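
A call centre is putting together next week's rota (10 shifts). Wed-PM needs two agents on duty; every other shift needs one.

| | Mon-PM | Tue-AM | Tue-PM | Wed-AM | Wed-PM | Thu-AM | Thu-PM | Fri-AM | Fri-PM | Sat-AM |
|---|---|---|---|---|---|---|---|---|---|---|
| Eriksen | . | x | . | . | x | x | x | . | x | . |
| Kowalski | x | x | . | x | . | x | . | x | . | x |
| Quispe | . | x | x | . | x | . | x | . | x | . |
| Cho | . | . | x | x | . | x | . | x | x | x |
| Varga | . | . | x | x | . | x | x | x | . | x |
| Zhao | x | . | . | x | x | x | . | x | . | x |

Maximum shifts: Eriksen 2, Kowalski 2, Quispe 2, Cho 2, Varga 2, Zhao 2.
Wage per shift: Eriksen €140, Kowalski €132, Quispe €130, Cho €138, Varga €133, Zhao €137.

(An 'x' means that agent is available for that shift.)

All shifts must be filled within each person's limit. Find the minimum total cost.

€1480

Picking the cheapest available agent for each shift independently would cost €1447, but that ignores the shift limits.
An optimal schedule: Mon-PM→Kowalski, Tue-AM→Quispe, Tue-PM→Quispe, Wed-AM→Kowalski, Wed-PM→Zhao+Eriksen, Thu-AM→Cho, Thu-PM→Varga, Fri-AM→Varga, Fri-PM→Cho, Sat-AM→Zhao.
Total: 132 + 130 + 130 + 132 + 137 + 140 + 138 + 133 + 133 + 138 + 137 = €1480.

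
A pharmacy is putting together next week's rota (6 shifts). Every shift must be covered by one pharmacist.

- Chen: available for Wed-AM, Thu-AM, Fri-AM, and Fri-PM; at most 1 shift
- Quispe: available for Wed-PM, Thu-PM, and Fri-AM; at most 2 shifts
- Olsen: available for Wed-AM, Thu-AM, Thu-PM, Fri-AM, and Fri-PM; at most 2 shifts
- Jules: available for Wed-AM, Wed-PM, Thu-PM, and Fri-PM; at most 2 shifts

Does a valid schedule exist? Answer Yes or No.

Yes

One valid schedule: Wed-AM→Olsen, Wed-PM→Quispe, Thu-AM→Chen, Thu-PM→Quispe, Fri-AM→Olsen, Fri-PM→Jules.
Loads: Chen 1/1, Quispe 2/2, Olsen 2/2, Jules 1/2 — all within limits.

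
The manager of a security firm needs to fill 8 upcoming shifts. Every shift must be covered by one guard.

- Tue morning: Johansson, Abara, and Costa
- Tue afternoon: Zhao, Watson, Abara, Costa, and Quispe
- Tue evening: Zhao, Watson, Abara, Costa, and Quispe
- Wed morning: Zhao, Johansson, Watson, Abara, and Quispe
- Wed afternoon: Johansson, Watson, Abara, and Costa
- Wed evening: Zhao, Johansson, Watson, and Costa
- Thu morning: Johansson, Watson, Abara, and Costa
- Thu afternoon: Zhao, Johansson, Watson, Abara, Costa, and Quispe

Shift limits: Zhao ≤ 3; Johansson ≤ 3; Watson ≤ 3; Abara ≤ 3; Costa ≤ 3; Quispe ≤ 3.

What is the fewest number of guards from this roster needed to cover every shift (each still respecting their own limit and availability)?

3

8 slots to fill and no one can take more than 3, so at least ⌈8/3⌉ = 3 guards are needed.
Zhao, Johansson, and Watson alone can cover everything: Tue morning→Johansson, Tue afternoon→Zhao, Tue evening→Zhao, Wed morning→Zhao, Wed afternoon→Johansson, Wed evening→Watson, Thu morning→Johansson, Thu afternoon→Watson.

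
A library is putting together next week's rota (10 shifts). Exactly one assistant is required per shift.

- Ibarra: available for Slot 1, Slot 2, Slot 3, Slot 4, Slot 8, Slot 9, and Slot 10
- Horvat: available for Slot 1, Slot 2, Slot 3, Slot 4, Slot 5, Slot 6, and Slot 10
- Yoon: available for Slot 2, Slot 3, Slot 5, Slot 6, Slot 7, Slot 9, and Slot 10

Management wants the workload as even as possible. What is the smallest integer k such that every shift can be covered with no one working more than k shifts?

With 3 assistants and 10 worker-slots to fill, someone must work at least ⌈10/3⌉ = 4 shifts, so k ≥ 4.
k = 4 works: Slot 1→Ibarra, Slot 2→Horvat, Slot 3→Horvat, Slot 4→Ibarra, Slot 5→Horvat, Slot 6→Horvat, Slot 7→Yoon, Slot 8→Ibarra, Slot 9→Ibarra, Slot 10→Yoon.
Loads: Ibarra 4, Horvat 4, Yoon 2 — all ≤ 4.

4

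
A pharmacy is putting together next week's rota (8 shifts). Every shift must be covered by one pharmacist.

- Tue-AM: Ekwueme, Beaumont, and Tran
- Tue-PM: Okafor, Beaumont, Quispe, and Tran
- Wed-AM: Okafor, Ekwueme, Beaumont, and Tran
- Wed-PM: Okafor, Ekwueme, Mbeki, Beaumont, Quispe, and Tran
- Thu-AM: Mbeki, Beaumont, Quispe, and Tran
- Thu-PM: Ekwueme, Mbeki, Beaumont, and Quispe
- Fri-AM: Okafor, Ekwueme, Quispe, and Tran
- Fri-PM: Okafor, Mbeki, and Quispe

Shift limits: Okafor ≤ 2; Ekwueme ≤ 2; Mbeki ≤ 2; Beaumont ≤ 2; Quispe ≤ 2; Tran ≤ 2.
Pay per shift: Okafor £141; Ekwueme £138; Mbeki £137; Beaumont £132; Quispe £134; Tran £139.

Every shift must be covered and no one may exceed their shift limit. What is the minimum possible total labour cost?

Picking the cheapest available pharmacist for each shift independently would cost £1060, but that ignores the shift limits.
An optimal schedule: Tue-AM→Beaumont, Tue-PM→Beaumont, Wed-AM→Ekwueme, Wed-PM→Mbeki, Thu-AM→Quispe, Thu-PM→Mbeki, Fri-AM→Ekwueme, Fri-PM→Quispe.
Total: 132 + 132 + 138 + 137 + 134 + 137 + 138 + 134 = £1082.

£1082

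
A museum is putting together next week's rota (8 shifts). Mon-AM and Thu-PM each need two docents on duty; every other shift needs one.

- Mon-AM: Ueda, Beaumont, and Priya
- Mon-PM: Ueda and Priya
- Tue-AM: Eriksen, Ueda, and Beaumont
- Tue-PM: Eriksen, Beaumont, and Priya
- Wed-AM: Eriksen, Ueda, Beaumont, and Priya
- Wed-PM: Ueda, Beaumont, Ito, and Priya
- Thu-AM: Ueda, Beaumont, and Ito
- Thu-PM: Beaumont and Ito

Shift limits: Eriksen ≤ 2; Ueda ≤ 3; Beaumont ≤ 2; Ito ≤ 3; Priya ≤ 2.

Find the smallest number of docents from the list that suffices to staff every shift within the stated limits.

10 slots to fill and no one can take more than 3, so at least ⌈10/3⌉ = 4 docents are needed.
Eriksen, Ueda, Beaumont, and Ito alone can cover everything: Mon-AM→Ueda+Beaumont, Mon-PM→Ueda, Tue-AM→Eriksen, Tue-PM→Eriksen, Wed-AM→Ueda, Wed-PM→Ito, Thu-AM→Ito, Thu-PM→Beaumont+Ito.

4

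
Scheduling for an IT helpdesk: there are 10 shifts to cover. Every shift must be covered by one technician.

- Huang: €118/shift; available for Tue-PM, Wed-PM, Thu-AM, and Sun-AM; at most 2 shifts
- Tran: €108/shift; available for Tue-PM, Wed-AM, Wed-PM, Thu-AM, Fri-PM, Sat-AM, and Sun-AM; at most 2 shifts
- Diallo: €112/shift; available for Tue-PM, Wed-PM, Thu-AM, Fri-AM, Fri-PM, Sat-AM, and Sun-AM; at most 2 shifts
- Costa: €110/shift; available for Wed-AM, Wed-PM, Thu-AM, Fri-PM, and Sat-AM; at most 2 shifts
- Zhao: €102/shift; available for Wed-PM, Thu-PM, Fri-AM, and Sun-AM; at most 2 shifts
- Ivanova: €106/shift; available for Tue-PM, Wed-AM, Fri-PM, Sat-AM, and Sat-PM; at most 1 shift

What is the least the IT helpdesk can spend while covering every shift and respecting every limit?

Thu-PM can only be covered by Zhao, so that assignment is forced.
Sat-PM can only be covered by Ivanova, so that assignment is forced.
Picking the cheapest available technician for each shift independently would cost €1046, but that ignores the shift limits.
An optimal schedule: Tue-PM→Tran, Wed-AM→Tran, Wed-PM→Huang, Thu-AM→Costa, Thu-PM→Zhao, Fri-AM→Zhao, Fri-PM→Costa, Sat-AM→Diallo, Sat-PM→Ivanova, Sun-AM→Diallo.
Total: 108 + 108 + 118 + 110 + 102 + 102 + 110 + 112 + 106 + 112 = €1088.

€1088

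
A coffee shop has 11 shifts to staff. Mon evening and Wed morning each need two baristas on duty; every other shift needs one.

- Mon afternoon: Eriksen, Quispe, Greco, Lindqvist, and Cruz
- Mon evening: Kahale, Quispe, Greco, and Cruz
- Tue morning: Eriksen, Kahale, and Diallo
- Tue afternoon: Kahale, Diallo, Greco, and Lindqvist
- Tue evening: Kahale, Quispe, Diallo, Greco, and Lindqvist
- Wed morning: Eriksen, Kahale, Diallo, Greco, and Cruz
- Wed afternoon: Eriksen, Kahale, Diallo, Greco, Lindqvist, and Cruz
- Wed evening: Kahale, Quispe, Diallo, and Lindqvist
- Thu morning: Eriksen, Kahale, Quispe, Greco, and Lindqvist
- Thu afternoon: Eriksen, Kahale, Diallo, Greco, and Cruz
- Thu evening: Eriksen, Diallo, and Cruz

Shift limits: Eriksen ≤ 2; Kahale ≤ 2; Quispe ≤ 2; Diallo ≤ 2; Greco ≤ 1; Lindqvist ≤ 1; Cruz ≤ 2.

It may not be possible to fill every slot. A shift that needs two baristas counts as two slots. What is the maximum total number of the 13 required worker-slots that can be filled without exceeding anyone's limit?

Total capacity across all baristas is 2+2+2+2+1+1+2 = 12, and 13 slots are needed, so at most 12 can be filled.
An assignment achieving 12: Mon afternoon→Greco, Mon evening→Kahale+Quispe, Tue morning→Eriksen, Tue afternoon→Kahale, Tue evening→Diallo, Wed morning→Diallo+Cruz, Wed evening→Quispe, Thu morning→Lindqvist, Thu afternoon→Cruz, Thu evening→Eriksen.
Loads: Eriksen 2/2, Kahale 2/2, Quispe 2/2, Diallo 2/2, Greco 1/1, Lindqvist 1/1, Cruz 2/2.

12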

Assignment: Copy out each line of the material above that holds the word "rota".

Task output:
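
A call centre is putting together next week's rota (10 shifts). Wed-PM needs two agents on duty; every other shift needs one.
A pharmacy is putting together next week's rota (6 shifts). Every shift must be covered by one pharmacist.
A library is putting together next week's rota (10 shifts). Exactly one assistant is required per shift.
A pharmacy is putting together next week's rota (8 shifts). Every shift must be covered by one pharmacist.
A museum is putting together next week's rota (8 shifts). Mon-AM and Thu-PM each need two docents on duty; every other shift needs one.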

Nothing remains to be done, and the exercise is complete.